Extract all of the data and reproduce it precisely.

━━ MATERIAL FOR THIS EXERCISE ━━

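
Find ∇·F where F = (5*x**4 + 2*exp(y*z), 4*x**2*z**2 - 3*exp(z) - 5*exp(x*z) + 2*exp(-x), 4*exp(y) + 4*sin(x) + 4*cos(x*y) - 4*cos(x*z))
4*x*(5*x**2 + sin(x*z))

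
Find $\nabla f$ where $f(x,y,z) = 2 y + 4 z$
(0, 2, 4)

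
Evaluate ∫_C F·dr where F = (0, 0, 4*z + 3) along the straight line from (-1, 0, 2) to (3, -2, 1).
-9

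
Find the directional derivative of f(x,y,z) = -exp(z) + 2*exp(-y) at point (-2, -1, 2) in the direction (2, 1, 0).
-2*sqrt(5)*E/5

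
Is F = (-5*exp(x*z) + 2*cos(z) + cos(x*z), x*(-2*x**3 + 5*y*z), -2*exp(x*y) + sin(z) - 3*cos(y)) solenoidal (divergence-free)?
No, ∇·F = 5*x*z - 5*z*exp(x*z) - z*sin(x*z) + cos(z)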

━━━

RESULT:
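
Find ∇·F where F = (5*x**4 + 2*exp(y*z), 4*x**2*z**2 - 3*exp(z) - 5*exp(x*z) + 2*exp(-x), 4*exp(y) + 4*sin(x) + 4*cos(x*y) - 4*cos(x*z))
4*x*(5*x**2 + sin(x*z))

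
Find $\nabla f$ where $f(x,y,z) = 2 y + 4 z$
(0, 2, 4)

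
Evaluate ∫_C F·dr where F = (0, 0, 4*z + 3) along the straight line from (-1, 0, 2) to (3, -2, 1).
-9

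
Find the directional derivative of f(x,y,z) = -exp(z) + 2*exp(-y) at point (-2, -1, 2) in the direction (2, 1, 0).
-2*sqrt(5)*E/5

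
Is F = (-5*exp(x*z) + 2*cos(z) + cos(x*z), x*(-2*x**3 + 5*y*z), -2*exp(x*y) + sin(z) - 3*cos(y)) solenoidal (divergence-free)?
No, ∇·F = 5*x*z - 5*z*exp(x*z) - z*sin(x*z) + cos(z)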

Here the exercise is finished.